Dataset entries -
--

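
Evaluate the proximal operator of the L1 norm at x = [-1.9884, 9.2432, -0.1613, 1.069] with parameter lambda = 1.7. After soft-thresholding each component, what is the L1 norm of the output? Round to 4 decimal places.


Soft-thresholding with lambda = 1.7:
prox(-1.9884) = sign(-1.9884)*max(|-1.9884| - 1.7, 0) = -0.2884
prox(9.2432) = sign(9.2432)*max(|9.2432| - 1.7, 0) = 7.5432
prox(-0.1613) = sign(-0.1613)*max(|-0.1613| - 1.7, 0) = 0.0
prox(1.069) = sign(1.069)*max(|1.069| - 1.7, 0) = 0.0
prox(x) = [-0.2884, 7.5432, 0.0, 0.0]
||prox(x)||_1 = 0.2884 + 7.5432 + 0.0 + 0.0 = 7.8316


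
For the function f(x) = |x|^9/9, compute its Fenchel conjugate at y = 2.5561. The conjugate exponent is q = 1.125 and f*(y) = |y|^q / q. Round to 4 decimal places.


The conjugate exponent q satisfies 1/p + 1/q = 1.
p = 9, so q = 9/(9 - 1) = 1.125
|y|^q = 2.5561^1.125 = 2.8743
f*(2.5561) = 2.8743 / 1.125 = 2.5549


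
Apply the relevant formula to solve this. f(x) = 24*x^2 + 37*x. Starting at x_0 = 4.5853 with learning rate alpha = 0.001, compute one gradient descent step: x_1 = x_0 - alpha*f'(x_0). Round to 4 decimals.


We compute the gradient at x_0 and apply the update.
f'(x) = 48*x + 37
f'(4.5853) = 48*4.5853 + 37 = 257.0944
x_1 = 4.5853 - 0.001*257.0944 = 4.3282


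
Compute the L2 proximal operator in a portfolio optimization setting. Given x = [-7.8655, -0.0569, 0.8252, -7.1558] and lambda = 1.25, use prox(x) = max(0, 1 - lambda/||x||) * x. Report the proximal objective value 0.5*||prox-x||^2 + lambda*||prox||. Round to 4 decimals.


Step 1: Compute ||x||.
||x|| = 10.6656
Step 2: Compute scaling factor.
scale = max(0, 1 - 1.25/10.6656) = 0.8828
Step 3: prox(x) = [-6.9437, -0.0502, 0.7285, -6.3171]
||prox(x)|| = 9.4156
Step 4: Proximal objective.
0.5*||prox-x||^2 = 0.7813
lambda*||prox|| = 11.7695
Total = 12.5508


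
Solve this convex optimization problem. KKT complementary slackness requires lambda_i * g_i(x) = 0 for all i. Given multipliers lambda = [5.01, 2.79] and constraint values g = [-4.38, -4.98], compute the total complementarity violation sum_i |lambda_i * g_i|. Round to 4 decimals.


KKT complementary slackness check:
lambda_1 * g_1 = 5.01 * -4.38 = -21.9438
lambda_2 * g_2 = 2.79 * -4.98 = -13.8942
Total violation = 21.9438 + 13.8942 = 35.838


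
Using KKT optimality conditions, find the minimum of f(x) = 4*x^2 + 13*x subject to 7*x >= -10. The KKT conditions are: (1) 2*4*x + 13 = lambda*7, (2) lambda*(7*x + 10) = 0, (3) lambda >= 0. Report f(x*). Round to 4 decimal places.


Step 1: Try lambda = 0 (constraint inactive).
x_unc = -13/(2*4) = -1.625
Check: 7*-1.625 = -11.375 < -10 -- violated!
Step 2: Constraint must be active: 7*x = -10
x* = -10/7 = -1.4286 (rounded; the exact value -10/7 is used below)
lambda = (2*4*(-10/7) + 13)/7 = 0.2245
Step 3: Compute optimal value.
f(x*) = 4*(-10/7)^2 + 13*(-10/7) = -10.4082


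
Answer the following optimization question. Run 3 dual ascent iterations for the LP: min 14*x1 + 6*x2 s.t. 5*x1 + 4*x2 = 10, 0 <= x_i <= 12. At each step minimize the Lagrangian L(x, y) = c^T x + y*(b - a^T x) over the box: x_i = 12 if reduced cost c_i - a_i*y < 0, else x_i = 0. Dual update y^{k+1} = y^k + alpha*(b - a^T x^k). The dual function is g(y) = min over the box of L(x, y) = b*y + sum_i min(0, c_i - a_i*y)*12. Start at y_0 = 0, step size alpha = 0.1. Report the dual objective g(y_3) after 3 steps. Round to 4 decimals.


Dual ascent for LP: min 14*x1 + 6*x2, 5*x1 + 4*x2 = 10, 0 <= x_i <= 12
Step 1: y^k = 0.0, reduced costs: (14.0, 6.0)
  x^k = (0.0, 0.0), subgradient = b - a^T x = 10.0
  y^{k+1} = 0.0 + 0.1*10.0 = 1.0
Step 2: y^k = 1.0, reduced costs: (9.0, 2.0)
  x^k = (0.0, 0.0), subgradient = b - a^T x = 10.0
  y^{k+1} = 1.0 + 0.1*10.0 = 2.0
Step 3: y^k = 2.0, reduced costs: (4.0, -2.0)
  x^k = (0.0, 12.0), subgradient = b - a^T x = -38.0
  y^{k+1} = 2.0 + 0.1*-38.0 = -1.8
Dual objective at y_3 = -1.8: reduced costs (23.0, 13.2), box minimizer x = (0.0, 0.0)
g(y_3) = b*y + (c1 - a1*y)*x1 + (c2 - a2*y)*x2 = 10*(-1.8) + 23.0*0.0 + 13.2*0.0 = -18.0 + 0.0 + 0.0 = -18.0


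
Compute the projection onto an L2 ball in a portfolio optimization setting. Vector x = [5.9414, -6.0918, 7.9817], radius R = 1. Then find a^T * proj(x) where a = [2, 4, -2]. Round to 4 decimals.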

--

TRY IT - Using the same words as the original, repeat the records above.

RESPONSE -
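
Evaluate the proximal operator of the L1 norm at x = [-1.9884, 9.2432, -0.1613, 1.069] with parameter lambda = 1.7. After soft-thresholding each component, what is the L1 norm of the output? Round to 4 decimal places.


Soft-thresholding with lambda = 1.7:
prox(-1.9884) = sign(-1.9884)*max(|-1.9884| - 1.7, 0) = -0.2884
prox(9.2432) = sign(9.2432)*max(|9.2432| - 1.7, 0) = 7.5432
prox(-0.1613) = sign(-0.1613)*max(|-0.1613| - 1.7, 0) = 0.0
prox(1.069) = sign(1.069)*max(|1.069| - 1.7, 0) = 0.0
prox(x) = [-0.2884, 7.5432, 0.0, 0.0]
||prox(x)||_1 = 0.2884 + 7.5432 + 0.0 + 0.0 = 7.8316


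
For the function f(x) = |x|^9/9, compute its Fenchel conjugate at y = 2.5561. The conjugate exponent is q = 1.125 and f*(y) = |y|^q / q. Round to 4 decimal places.


The conjugate exponent q satisfies 1/p + 1/q = 1.
p = 9, so q = 9/(9 - 1) = 1.125
|y|^q = 2.5561^1.125 = 2.8743
f*(2.5561) = 2.8743 / 1.125 = 2.5549


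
Apply the relevant formula to solve this. f(x) = 24*x^2 + 37*x. Starting at x_0 = 4.5853 with learning rate alpha = 0.001, compute one gradient descent step: x_1 = x_0 - alpha*f'(x_0). Round to 4 decimals.


We compute the gradient at x_0 and apply the update.
f'(x) = 48*x + 37
f'(4.5853) = 48*4.5853 + 37 = 257.0944
x_1 = 4.5853 - 0.001*257.0944 = 4.3282


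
Compute the L2 proximal operator in a portfolio optimization setting. Given x = [-7.8655, -0.0569, 0.8252, -7.1558] and lambda = 1.25, use prox(x) = max(0, 1 - lambda/||x||) * x. Report the proximal objective value 0.5*||prox-x||^2 + lambda*||prox||. Round to 4 decimals.


Step 1: Compute ||x||.
||x|| = 10.6656
Step 2: Compute scaling factor.
scale = max(0, 1 - 1.25/10.6656) = 0.8828
Step 3: prox(x) = [-6.9437, -0.0502, 0.7285, -6.3171]
||prox(x)|| = 9.4156
Step 4: Proximal objective.
0.5*||prox-x||^2 = 0.7813
lambda*||prox|| = 11.7695
Total = 12.5508


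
Solve this convex optimization problem. KKT complementary slackness requires lambda_i * g_i(x) = 0 for all i. Given multipliers lambda = [5.01, 2.79] and constraint values g = [-4.38, -4.98], compute the total complementarity violation sum_i |lambda_i * g_i|. Round to 4 decimals.


KKT complementary slackness check:
lambda_1 * g_1 = 5.01 * -4.38 = -21.9438
lambda_2 * g_2 = 2.79 * -4.98 = -13.8942
Total violation = 21.9438 + 13.8942 = 35.838


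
Using KKT optimality conditions, find the minimum of f(x) = 4*x^2 + 13*x subject to 7*x >= -10. The KKT conditions are: (1) 2*4*x + 13 = lambda*7, (2) lambda*(7*x + 10) = 0, (3) lambda >= 0. Report f(x*). Round to 4 decimal places.


Step 1: Try lambda = 0 (constraint inactive).
x_unc = -13/(2*4) = -1.625
Check: 7*-1.625 = -11.375 < -10 -- violated!
Step 2: Constraint must be active: 7*x = -10
x* = -10/7 = -1.4286 (rounded; the exact value -10/7 is used below)
lambda = (2*4*(-10/7) + 13)/7 = 0.2245
Step 3: Compute optimal value.
f(x*) = 4*(-10/7)^2 + 13*(-10/7) = -10.4082


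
Answer the following optimization question. Run 3 dual ascent iterations for the LP: min 14*x1 + 6*x2 s.t. 5*x1 + 4*x2 = 10, 0 <= x_i <= 12. At each step minimize the Lagrangian L(x, y) = c^T x + y*(b - a^T x) over the box: x_i = 12 if reduced cost c_i - a_i*y < 0, else x_i = 0. Dual update y^{k+1} = y^k + alpha*(b - a^T x^k). The dual function is g(y) = min over the box of L(x, y) = b*y + sum_i min(0, c_i - a_i*y)*12. Start at y_0 = 0, step size alpha = 0.1. Report the dual objective g(y_3) after 3 steps. Round to 4 decimals.


Dual ascent for LP: min 14*x1 + 6*x2, 5*x1 + 4*x2 = 10, 0 <= x_i <= 12
Step 1: y^k = 0.0, reduced costs: (14.0, 6.0)
  x^k = (0.0, 0.0), subgradient = b - a^T x = 10.0
  y^{k+1} = 0.0 + 0.1*10.0 = 1.0
Step 2: y^k = 1.0, reduced costs: (9.0, 2.0)
  x^k = (0.0, 0.0), subgradient = b - a^T x = 10.0
  y^{k+1} = 1.0 + 0.1*10.0 = 2.0
Step 3: y^k = 2.0, reduced costs: (4.0, -2.0)
  x^k = (0.0, 12.0), subgradient = b - a^T x = -38.0
  y^{k+1} = 2.0 + 0.1*-38.0 = -1.8
Dual objective at y_3 = -1.8: reduced costs (23.0, 13.2), box minimizer x = (0.0, 0.0)
g(y_3) = b*y + (c1 - a1*y)*x1 + (c2 - a2*y)*x2 = 10*(-1.8) + 23.0*0.0 + 13.2*0.0 = -18.0 + 0.0 + 0.0 = -18.0


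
Compute the projection onto an L2 ball in a portfolio optimization setting. Vector x = [5.9414, -6.0918, 7.9817], radius R = 1. Then find a^T * proj(x) where a = [2, 4, -2]. Round to 4 decimals.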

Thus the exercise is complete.